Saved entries

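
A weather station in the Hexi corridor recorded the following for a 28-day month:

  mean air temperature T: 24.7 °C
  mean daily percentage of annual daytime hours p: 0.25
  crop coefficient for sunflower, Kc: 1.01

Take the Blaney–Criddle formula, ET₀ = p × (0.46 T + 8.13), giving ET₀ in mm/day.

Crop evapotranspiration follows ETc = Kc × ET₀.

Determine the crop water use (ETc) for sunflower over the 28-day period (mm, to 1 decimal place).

137.8 mm

ET₀ = 0.25 × (0.46 × 24.7 + 8.13) = 0.25 × 19.492 = 4.8730 mm/d
ETc = Kc × ET₀ = 1.01 × 4.8730 = 4.9217 mm/d
Over 28 days: 4.9217 × 28 = 137.808 mm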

**Exercise description:**
Looking at the data above, write out exactly the lines that start at the one containing "crop coefficient for sunflower, Kc: 1.01" and end at the one containing "Crop evapotranspiration follows"; include both and nothing beyond.

**Task solution:**
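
  crop coefficient for sunflower, Kc: 1.01

Take the Blaney–Criddle formula, ET₀ = p × (0.46 T + 8.13), giving ET₀ in mm/day.

Crop evapotranspiration follows ETc = Kc × ET₀.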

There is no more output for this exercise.